(EXERCISE): When a line below contains the string "coupling", show that line.

(TASK MATERIAL):

Segment Open

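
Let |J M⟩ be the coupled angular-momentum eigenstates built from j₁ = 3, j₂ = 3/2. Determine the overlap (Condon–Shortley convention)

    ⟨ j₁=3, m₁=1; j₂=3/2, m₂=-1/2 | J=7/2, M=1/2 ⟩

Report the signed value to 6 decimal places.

+√(2/7) ≈ +0.534522

√[8·1!5!2!/9! · 4!2!1!2!4!3!] = √(512/7)
  +(−1)^0/∏(0,1,2,1,3,1)! = 1/12  (running 1/12)
  +(−1)^1/∏(1,0,1,0,4,2)! = -1/48  (running 1/16)
⟨..|..⟩ = √(512/7)·(1/16) = +0.534522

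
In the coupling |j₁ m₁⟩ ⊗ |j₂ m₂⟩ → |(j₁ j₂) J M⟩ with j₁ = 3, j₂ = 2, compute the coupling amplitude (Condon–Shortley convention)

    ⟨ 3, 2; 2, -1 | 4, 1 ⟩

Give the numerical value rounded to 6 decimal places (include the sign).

+√(7/20) = +0.591608

√[9·1!5!3!/10! · 5!1!1!3!5!3!] = √(6480/7)
  +(−1)^0/∏(0,1,1,1,4,2)! = 1/48  (running 1/48)
  +(−1)^1/∏(1,0,0,0,5,3)! = -1/720  (running 7/360)
⟨..|..⟩ = √(6480/7)·(7/360) = +0.591608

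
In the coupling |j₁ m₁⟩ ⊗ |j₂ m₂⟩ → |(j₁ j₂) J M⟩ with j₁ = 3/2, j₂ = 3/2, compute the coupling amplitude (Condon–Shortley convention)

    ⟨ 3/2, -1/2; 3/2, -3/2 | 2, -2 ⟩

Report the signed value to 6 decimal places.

√[5·1!2!2!/6! · 1!2!0!3!0!4!] = √(8)
  +(−1)^0/∏(0,1,2,0,0,2)! = 1/4  (running 1/4)
⟨..|..⟩ = √(8)·(1/4) = +0.707107

+0.707107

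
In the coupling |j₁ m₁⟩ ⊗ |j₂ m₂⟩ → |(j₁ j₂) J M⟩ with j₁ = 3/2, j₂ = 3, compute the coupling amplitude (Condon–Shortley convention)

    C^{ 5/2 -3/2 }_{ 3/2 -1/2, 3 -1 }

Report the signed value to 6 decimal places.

−√(7/20) = -0.591608

√[6·2!1!4!/8! · 1!2!2!4!1!4!] = √(576/35)
  +(−1)^1/∏(1,1,1,1,0,3)! = -1/6  (running -1/6)
  +(−1)^2/∏(2,0,0,0,1,4)! = 1/48  (running -7/48)
⟨..|..⟩ = √(576/35)·(-7/48) = -0.591608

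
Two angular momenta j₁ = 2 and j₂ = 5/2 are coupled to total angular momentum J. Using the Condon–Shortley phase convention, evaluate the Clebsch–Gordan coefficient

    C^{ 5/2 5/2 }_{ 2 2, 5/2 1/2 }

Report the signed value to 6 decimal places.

√[6·2!2!3!/8! · 4!0!3!2!5!0!] = √(864/7)
  +(−1)^0/∏(0,2,0,3,2,0)! = 1/24  (running 1/24)
⟨..|..⟩ = √(864/7)·(1/24) = +0.462910

+√(3/14) ≈ +0.462910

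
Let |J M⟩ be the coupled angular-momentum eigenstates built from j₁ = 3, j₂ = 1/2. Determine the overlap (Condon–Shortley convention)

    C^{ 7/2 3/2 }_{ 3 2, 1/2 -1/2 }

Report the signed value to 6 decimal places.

j₁+j₂−J=0  J+j₁−j₂=6  J−j₁+j₂=1  j₁+j₂+J+1=8
(j₁±m₁, j₂±m₂, J±M) = (5,1,0,1,5,2)
P² = 28800/7
sum k=0..0:
  [0] +1/120 = 1/120
S = 1/120
C² = P²·S² = 2/7 ; C = +0.534522

+0.534522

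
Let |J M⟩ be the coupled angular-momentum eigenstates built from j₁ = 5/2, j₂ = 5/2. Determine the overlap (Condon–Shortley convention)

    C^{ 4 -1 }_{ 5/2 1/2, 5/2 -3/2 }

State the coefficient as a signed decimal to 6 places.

√[9·1!4!4!/10! · 3!2!1!4!3!5!] = √(10368/35)
  +(−1)^0/∏(0,1,2,1,2,3)! = 1/24  (running 1/24)
  +(−1)^1/∏(1,0,1,0,3,4)! = -1/144  (running 5/144)
⟨..|..⟩ = √(10368/35)·(5/144) = +0.597614

+0.597614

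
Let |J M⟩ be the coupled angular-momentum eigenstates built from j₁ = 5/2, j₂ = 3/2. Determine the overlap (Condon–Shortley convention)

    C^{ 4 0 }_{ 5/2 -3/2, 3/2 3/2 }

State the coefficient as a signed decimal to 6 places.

+0.267261

triangle: 0!×5!×3!/9! = 720/362880
(j±m)!: 1!×4!×3!×0!×4!×4! = 82944
prefactor² = (2J+1)×Δ×N² = 10368/7
  k=0: +1/(0!×0!×4!×3!×1!×0!) = 1/144
Σ = 1/144  ⇒  CG² = 10368/7×1/144² = 1/14
CG = +√(1/14) = +0.267261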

Segment Closed

(RESPONSE BOX):
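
In the coupling |j₁ m₁⟩ ⊗ |j₂ m₂⟩ → |(j₁ j₂) J M⟩ with j₁ = 3, j₂ = 2, compute the coupling amplitude (Condon–Shortley convention)
In the coupling |j₁ m₁⟩ ⊗ |j₂ m₂⟩ → |(j₁ j₂) J M⟩ with j₁ = 3/2, j₂ = 3/2, compute the coupling amplitude (Condon–Shortley convention)
In the coupling |j₁ m₁⟩ ⊗ |j₂ m₂⟩ → |(j₁ j₂) J M⟩ with j₁ = 3/2, j₂ = 3, compute the coupling amplitude (Condon–Shortley convention)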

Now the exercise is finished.